HOW TO COMPLETE THIS TASK: When responding, copy every record below exactly as it appears.

*** Block opens ***

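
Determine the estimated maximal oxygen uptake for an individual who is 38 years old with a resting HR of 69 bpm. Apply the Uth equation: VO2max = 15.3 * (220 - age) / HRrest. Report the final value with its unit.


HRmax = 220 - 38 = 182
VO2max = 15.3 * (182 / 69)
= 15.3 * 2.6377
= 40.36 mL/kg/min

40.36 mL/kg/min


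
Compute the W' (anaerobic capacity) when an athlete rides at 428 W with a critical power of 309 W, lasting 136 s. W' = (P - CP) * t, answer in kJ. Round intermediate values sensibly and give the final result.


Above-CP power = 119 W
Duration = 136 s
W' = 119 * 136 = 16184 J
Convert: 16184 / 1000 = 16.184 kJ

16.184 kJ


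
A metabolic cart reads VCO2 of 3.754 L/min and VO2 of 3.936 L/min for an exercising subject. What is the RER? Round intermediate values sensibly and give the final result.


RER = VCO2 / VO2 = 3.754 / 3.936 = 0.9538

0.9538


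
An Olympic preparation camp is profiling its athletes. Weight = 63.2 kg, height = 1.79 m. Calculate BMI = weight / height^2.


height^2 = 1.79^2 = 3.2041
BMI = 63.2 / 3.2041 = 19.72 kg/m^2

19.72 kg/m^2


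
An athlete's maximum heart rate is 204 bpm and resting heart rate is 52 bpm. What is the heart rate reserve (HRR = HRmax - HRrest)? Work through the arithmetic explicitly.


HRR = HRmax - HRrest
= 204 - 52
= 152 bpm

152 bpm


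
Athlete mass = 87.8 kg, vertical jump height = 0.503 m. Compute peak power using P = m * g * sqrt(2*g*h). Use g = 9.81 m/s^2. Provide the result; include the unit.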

*** Block closes ***

EXPECTED OUTPUT:
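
Determine the estimated maximal oxygen uptake for an individual who is 38 years old with a resting HR of 69 bpm. Apply the Uth equation: VO2max = 15.3 * (220 - age) / HRrest. Report the final value with its unit.


HRmax = 220 - 38 = 182
VO2max = 15.3 * (182 / 69)
= 15.3 * 2.6377
= 40.36 mL/kg/min

40.36 mL/kg/min


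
Compute the W' (anaerobic capacity) when an athlete rides at 428 W with a critical power of 309 W, lasting 136 s. W' = (P - CP) * t, answer in kJ. Round intermediate values sensibly and give the final result.


Above-CP power = 119 W
Duration = 136 s
W' = 119 * 136 = 16184 J
Convert: 16184 / 1000 = 16.184 kJ

16.184 kJ


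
A metabolic cart reads VCO2 of 3.754 L/min and VO2 of 3.936 L/min for an exercising subject. What is the RER? Round intermediate values sensibly and give the final result.


RER = VCO2 / VO2 = 3.754 / 3.936 = 0.9538

0.9538


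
An Olympic preparation camp is profiling its athletes. Weight = 63.2 kg, height = 1.79 m. Calculate BMI = weight / height^2.


height^2 = 1.79^2 = 3.2041
BMI = 63.2 / 3.2041 = 19.72 kg/m^2

19.72 kg/m^2


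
An athlete's maximum heart rate is 204 bpm and resting heart rate is 52 bpm. What is the heart rate reserve (HRR = HRmax - HRrest)? Work through the arithmetic explicitly.


HRR = HRmax - HRrest
= 204 - 52
= 152 bpm

152 bpm


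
Athlete mass = 87.8 kg, vertical jump height = 0.503 m. Compute peak power using P = m * g * sqrt(2*g*h). Use g = 9.81 m/s^2. Provide the result; include the unit.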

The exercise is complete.